Saved data entries
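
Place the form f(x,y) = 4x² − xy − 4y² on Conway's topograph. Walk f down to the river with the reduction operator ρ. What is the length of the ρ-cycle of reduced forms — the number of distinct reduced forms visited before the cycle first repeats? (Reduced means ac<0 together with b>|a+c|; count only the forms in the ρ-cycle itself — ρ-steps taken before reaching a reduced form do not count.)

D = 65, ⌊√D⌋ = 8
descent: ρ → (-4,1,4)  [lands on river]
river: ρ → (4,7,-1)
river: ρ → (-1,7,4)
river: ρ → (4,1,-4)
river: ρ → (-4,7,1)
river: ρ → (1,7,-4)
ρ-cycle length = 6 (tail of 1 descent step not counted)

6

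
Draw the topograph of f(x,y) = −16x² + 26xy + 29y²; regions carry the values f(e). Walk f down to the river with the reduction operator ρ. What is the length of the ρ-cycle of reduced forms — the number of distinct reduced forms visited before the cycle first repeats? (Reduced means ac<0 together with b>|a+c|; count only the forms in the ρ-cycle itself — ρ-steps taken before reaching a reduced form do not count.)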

---

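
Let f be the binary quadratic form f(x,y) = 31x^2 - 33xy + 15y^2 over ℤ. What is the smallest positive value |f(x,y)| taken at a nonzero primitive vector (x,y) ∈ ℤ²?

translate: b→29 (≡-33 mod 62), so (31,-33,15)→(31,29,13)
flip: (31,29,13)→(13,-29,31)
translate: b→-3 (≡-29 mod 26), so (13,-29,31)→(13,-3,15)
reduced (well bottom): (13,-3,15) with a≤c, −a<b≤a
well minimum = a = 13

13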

* * *

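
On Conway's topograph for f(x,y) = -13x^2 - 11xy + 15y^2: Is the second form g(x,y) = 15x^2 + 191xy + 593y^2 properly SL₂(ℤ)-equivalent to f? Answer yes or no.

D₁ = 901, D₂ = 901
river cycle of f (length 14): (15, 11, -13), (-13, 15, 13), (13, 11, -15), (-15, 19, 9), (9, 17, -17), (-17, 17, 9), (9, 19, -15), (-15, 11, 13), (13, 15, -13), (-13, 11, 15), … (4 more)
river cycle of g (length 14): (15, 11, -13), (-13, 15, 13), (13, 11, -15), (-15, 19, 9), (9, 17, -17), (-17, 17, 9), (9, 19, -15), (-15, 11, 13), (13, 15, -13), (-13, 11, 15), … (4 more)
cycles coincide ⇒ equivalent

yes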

*What the task asks*: All lines in the data above from the one with "Place the form" through the one with "Draw the topograph" must be repeated exactly, and no others.

*Answer to this exercise*:
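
Place the form f(x,y) = 4x² − xy − 4y² on Conway's topograph. Walk f down to the river with the reduction operator ρ. What is the length of the ρ-cycle of reduced forms — the number of distinct reduced forms visited before the cycle first repeats? (Reduced means ac<0 together with b>|a+c|; count only the forms in the ρ-cycle itself — ρ-steps taken before reaching a reduced form do not count.)

D = 65, ⌊√D⌋ = 8
descent: ρ → (-4,1,4)  [lands on river]
river: ρ → (4,7,-1)
river: ρ → (-1,7,4)
river: ρ → (4,1,-4)
river: ρ → (-4,7,1)
river: ρ → (1,7,-4)
ρ-cycle length = 6 (tail of 1 descent step not counted)

6

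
Draw the topograph of f(x,y) = −16x² + 26xy + 29y²; regions carry the values f(e). Walk f down to the river with the reduction operator ρ. What is the length of the ρ-cycle of reduced forms — the number of distinct reduced forms visited before the cycle first repeats? (Reduced means ac<0 together with b>|a+c|; count only the forms in the ρ-cycle itself — ρ-steps taken before reaching a reduced form do not count.)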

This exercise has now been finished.